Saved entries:
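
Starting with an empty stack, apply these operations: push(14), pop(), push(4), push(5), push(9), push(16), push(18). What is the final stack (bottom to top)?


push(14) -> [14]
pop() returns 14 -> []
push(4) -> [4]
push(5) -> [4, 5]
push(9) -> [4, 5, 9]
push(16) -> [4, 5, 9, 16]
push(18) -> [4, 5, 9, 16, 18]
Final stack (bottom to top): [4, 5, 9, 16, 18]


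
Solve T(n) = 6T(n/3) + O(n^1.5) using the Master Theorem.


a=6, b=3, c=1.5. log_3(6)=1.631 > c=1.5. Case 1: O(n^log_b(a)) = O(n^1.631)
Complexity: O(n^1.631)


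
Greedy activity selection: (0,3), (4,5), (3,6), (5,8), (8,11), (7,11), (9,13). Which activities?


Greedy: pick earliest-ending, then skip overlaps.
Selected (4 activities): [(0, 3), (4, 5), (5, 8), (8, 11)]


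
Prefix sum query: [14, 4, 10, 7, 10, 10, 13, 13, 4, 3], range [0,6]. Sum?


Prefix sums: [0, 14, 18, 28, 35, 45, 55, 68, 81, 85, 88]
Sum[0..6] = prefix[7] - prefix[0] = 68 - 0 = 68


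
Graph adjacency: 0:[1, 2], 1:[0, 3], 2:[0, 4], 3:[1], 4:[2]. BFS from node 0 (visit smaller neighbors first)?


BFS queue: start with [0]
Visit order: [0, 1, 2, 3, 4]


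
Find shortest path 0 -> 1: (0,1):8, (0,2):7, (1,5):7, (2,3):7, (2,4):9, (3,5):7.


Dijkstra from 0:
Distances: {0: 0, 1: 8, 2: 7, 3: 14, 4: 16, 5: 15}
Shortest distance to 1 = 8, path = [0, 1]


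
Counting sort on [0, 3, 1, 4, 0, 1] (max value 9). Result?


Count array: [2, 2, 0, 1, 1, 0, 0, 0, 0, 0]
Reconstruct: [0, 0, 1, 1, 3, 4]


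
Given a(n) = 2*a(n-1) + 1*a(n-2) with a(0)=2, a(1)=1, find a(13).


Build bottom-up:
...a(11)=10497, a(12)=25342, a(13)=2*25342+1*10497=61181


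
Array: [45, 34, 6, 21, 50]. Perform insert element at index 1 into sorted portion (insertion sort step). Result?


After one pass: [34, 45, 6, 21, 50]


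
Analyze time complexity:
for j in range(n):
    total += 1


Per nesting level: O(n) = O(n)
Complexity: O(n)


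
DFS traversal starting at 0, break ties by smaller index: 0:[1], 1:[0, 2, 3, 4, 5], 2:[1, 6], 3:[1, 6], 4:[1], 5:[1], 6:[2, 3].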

...

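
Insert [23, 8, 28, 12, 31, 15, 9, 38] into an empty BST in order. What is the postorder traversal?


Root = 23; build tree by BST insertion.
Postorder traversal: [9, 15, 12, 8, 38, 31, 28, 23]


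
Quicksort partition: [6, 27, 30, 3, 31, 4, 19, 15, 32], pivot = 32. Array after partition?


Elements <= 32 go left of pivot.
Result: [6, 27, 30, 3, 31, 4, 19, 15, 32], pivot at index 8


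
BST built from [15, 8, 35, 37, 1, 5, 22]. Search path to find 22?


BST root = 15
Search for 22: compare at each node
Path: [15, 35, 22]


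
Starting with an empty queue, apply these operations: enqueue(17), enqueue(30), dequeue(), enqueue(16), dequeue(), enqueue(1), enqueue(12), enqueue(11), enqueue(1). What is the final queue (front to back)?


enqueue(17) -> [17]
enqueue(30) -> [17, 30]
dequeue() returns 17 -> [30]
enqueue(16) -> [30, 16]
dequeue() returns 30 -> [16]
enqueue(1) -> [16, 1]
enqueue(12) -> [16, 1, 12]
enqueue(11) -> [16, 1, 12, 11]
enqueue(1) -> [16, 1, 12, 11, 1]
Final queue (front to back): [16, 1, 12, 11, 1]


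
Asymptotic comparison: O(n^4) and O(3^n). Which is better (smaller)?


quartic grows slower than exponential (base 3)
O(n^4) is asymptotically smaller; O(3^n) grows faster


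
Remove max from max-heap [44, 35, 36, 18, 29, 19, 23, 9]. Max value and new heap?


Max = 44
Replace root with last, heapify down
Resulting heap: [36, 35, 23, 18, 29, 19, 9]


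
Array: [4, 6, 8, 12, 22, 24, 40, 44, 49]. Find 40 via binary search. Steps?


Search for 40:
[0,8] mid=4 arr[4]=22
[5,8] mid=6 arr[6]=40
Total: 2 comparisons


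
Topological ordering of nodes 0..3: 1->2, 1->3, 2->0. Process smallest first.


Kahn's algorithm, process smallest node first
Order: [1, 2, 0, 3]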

◆ **Problem**
In the entries above, please find the line with "Counting sort on" and the line with "DFS traversal starting", then write out exactly those two lines and every line between them, and nothing more.

◆ **Task output**
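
Counting sort on [0, 3, 1, 4, 0, 1] (max value 9). Result?


Count array: [2, 2, 0, 1, 1, 0, 0, 0, 0, 0]
Reconstruct: [0, 0, 1, 1, 3, 4]


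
Given a(n) = 2*a(n-1) + 1*a(n-2) with a(0)=2, a(1)=1, find a(13).


Build bottom-up:
...a(11)=10497, a(12)=25342, a(13)=2*25342+1*10497=61181


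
Array: [45, 34, 6, 21, 50]. Perform insert element at index 1 into sorted portion (insertion sort step). Result?


After one pass: [34, 45, 6, 21, 50]


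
Analyze time complexity:
for j in range(n):
    total += 1


Per nesting level: O(n) = O(n)
Complexity: O(n)


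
DFS traversal starting at 0, break ties by smaller index: 0:[1], 1:[0, 2, 3, 4, 5], 2:[1, 6], 3:[1, 6], 4:[1], 5:[1], 6:[2, 3].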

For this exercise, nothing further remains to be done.